• _The task_:
Your response should reproduce every line of the entries that contains the word "with".

• _Data_:
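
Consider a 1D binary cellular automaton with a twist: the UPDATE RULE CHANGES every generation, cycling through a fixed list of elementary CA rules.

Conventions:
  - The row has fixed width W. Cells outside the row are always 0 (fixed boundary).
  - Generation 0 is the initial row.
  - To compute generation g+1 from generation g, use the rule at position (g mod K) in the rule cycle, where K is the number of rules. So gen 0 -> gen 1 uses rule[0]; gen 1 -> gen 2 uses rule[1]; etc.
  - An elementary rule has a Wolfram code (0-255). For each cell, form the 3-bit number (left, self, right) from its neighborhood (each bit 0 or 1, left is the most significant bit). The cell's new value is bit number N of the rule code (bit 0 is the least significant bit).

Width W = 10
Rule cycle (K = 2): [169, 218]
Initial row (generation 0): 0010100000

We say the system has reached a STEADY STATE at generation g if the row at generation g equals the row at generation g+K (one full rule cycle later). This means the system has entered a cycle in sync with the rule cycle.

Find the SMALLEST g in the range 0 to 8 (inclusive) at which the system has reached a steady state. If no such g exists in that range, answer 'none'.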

• _Task answer_:
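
Consider a 1D binary cellular automaton with a twist: the UPDATE RULE CHANGES every generation, cycling through a fixed list of elementary CA rules.
We say the system has reached a STEADY STATE at generation g if the row at generation g equals the row at generation g+K (one full rule cycle later). This means the system has entered a cycle in sync with the rule cycle.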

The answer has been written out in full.